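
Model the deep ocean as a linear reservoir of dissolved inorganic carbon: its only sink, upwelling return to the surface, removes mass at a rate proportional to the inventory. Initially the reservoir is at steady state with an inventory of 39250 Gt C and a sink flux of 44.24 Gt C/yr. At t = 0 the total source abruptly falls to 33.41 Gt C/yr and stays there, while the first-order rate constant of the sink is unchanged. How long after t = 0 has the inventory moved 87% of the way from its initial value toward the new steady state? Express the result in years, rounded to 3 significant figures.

τ = M₀/F₀ = 39250/44.24 = 887.2 yr.
The remaining gap fraction is e^(−t/τ); 87% covered ⇒ e^(−t/τ) = 0.130.
t = −τ ln(0.130) = 887.2 × 2.040 = 1810 yr.

1810 yr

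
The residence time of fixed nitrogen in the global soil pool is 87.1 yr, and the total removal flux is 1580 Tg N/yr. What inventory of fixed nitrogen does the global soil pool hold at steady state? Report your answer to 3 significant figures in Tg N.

τ = M/F ⇒ M = τ × F = 87.1 × 1580 = 137600 Tg N.

138000 Tg N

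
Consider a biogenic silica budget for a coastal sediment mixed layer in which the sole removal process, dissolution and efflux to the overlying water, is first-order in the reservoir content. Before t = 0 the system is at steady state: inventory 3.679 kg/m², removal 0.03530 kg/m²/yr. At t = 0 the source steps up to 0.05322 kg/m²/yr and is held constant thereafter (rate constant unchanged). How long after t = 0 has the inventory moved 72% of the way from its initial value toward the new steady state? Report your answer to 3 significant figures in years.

τ = M₀/F₀ = 3.679/0.03530 = 104.2 yr.
The remaining gap fraction is e^(−t/τ); 72% covered ⇒ e^(−t/τ) = 0.280.
t = −τ ln(0.280) = 104.2 × 1.273 = 132.7 yr.

133 yr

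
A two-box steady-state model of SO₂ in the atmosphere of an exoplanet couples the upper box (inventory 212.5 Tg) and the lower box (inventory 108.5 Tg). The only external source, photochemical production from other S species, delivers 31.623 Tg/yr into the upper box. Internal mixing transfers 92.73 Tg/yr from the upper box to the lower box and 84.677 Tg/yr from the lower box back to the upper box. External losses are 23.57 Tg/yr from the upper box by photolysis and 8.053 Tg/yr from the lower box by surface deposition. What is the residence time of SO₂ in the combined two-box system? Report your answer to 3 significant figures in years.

10.2 yr

For the system as a whole, the A↔B exchange is internal and contributes nothing to the throughput; only the external sinks remove mass.
M_total = 212.5 + 108.5 = 321.00 Tg.
ΣF_external_out = 23.57 + 8.053 = 31.623 Tg/yr.
τ = M_total / ΣF_ext = 321.00 / 31.623 = 10.15 yr.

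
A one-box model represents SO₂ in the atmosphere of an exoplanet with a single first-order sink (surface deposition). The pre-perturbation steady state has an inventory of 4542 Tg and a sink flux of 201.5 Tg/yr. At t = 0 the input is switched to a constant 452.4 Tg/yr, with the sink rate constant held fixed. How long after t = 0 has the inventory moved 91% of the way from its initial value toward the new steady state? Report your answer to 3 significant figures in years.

54.3 yr

τ = M₀/F₀ = 4542/201.5 = 22.54 yr.
The remaining gap fraction is e^(−t/τ); 91% covered ⇒ e^(−t/τ) = 0.0900.
t = −τ ln(0.0900) = 22.54 × 2.408 = 54.28 yr.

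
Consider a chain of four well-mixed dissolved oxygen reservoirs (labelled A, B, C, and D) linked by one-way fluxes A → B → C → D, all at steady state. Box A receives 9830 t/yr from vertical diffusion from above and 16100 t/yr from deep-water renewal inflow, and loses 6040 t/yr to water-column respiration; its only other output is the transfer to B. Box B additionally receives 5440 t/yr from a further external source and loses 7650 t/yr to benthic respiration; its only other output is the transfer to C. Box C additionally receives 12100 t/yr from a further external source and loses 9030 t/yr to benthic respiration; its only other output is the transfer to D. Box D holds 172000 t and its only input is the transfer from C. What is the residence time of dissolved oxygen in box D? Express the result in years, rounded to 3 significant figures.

Box A: F(A→B) = (9830 + 16100) − 6040 = 19890 t/yr.
Box B: F(B→C) = (19890 + 5440) − 7650 = 17680 t/yr.
Box C: F(C→D) = (17680 + 12100) − 9030 = 20750 t/yr.
Box D throughput = its input = 20750 t/yr; τ = 172000 / 20750 = 8.289 yr.

8.29 yr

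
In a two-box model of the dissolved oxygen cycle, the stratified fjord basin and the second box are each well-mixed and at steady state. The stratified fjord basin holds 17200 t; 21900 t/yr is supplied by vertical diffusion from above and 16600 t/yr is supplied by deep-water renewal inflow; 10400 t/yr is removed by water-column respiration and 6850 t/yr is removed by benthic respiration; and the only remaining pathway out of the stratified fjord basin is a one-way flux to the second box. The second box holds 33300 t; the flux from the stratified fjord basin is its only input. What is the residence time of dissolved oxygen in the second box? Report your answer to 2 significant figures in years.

Balance the stratified fjord basin: ΣF_in = 21900 + 16600 = 38500 t/yr.
Flux to the second box = ΣF_in − (10400 + 6850) = 21250 t/yr.
At steady state the output of the second box equals its input, 21250 t/yr.
τ = M / F = 33300 / 21250 = 1.567 yr.

1.6 yr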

•••

- **Exercise goal**
Please return all of the entries exactly as they were given.

- **Problem solution**
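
Model the deep ocean as a linear reservoir of dissolved inorganic carbon: its only sink, upwelling return to the surface, removes mass at a rate proportional to the inventory. Initially the reservoir is at steady state with an inventory of 39250 Gt C and a sink flux of 44.24 Gt C/yr. At t = 0 the total source abruptly falls to 33.41 Gt C/yr and stays there, while the first-order rate constant of the sink is unchanged. How long after t = 0 has the inventory moved 87% of the way from its initial value toward the new steady state? Express the result in years, rounded to 3 significant figures.

τ = M₀/F₀ = 39250/44.24 = 887.2 yr.
The remaining gap fraction is e^(−t/τ); 87% covered ⇒ e^(−t/τ) = 0.130.
t = −τ ln(0.130) = 887.2 × 2.040 = 1810 yr.

1810 yr

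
The residence time of fixed nitrogen in the global soil pool is 87.1 yr, and the total removal flux is 1580 Tg N/yr. What inventory of fixed nitrogen does the global soil pool hold at steady state? Report your answer to 3 significant figures in Tg N.

τ = M/F ⇒ M = τ × F = 87.1 × 1580 = 137600 Tg N.

138000 Tg N

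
Consider a biogenic silica budget for a coastal sediment mixed layer in which the sole removal process, dissolution and efflux to the overlying water, is first-order in the reservoir content. Before t = 0 the system is at steady state: inventory 3.679 kg/m², removal 0.03530 kg/m²/yr. At t = 0 the source steps up to 0.05322 kg/m²/yr and is held constant thereafter (rate constant unchanged). How long after t = 0 has the inventory moved 72% of the way from its initial value toward the new steady state? Report your answer to 3 significant figures in years.

τ = M₀/F₀ = 3.679/0.03530 = 104.2 yr.
The remaining gap fraction is e^(−t/τ); 72% covered ⇒ e^(−t/τ) = 0.280.
t = −τ ln(0.280) = 104.2 × 1.273 = 132.7 yr.

133 yr

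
A two-box steady-state model of SO₂ in the atmosphere of an exoplanet couples the upper box (inventory 212.5 Tg) and the lower box (inventory 108.5 Tg). The only external source, photochemical production from other S species, delivers 31.623 Tg/yr into the upper box. Internal mixing transfers 92.73 Tg/yr from the upper box to the lower box and 84.677 Tg/yr from the lower box back to the upper box. External losses are 23.57 Tg/yr from the upper box by photolysis and 8.053 Tg/yr from the lower box by surface deposition. What is the residence time of SO₂ in the combined two-box system? Report your answer to 3 significant figures in years.

10.2 yr

For the system as a whole, the A↔B exchange is internal and contributes nothing to the throughput; only the external sinks remove mass.
M_total = 212.5 + 108.5 = 321.00 Tg.
ΣF_external_out = 23.57 + 8.053 = 31.623 Tg/yr.
τ = M_total / ΣF_ext = 321.00 / 31.623 = 10.15 yr.

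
A one-box model represents SO₂ in the atmosphere of an exoplanet with a single first-order sink (surface deposition). The pre-perturbation steady state has an inventory of 4542 Tg and a sink flux of 201.5 Tg/yr. At t = 0 the input is switched to a constant 452.4 Tg/yr, with the sink rate constant held fixed. How long after t = 0 has the inventory moved 91% of the way from its initial value toward the new steady state? Report your answer to 3 significant figures in years.

54.3 yr

τ = M₀/F₀ = 4542/201.5 = 22.54 yr.
The remaining gap fraction is e^(−t/τ); 91% covered ⇒ e^(−t/τ) = 0.0900.
t = −τ ln(0.0900) = 22.54 × 2.408 = 54.28 yr.

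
Consider a chain of four well-mixed dissolved oxygen reservoirs (labelled A, B, C, and D) linked by one-way fluxes A → B → C → D, all at steady state. Box A receives 9830 t/yr from vertical diffusion from above and 16100 t/yr from deep-water renewal inflow, and loses 6040 t/yr to water-column respiration; its only other output is the transfer to B. Box B additionally receives 5440 t/yr from a further external source and loses 7650 t/yr to benthic respiration; its only other output is the transfer to C. Box C additionally receives 12100 t/yr from a further external source and loses 9030 t/yr to benthic respiration; its only other output is the transfer to D. Box D holds 172000 t and its only input is the transfer from C. What is the residence time of dissolved oxygen in box D? Express the result in years, rounded to 3 significant figures.

Box A: F(A→B) = (9830 + 16100) − 6040 = 19890 t/yr.
Box B: F(B→C) = (19890 + 5440) − 7650 = 17680 t/yr.
Box C: F(C→D) = (17680 + 12100) − 9030 = 20750 t/yr.
Box D throughput = its input = 20750 t/yr; τ = 172000 / 20750 = 8.289 yr.

8.29 yr

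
In a two-box model of the dissolved oxygen cycle, the stratified fjord basin and the second box are each well-mixed and at steady state. The stratified fjord basin holds 17200 t; 21900 t/yr is supplied by vertical diffusion from above and 16600 t/yr is supplied by deep-water renewal inflow; 10400 t/yr is removed by water-column respiration and 6850 t/yr is removed by benthic respiration; and the only remaining pathway out of the stratified fjord basin is a one-way flux to the second box. The second box holds 33300 t; the flux from the stratified fjord basin is its only input. What is the residence time of dissolved oxygen in the second box? Report your answer to 2 significant figures in years.

Balance the stratified fjord basin: ΣF_in = 21900 + 16600 = 38500 t/yr.
Flux to the second box = ΣF_in − (10400 + 6850) = 21250 t/yr.
At steady state the output of the second box equals its input, 21250 t/yr.
τ = M / F = 33300 / 21250 = 1.567 yr.

1.6 yr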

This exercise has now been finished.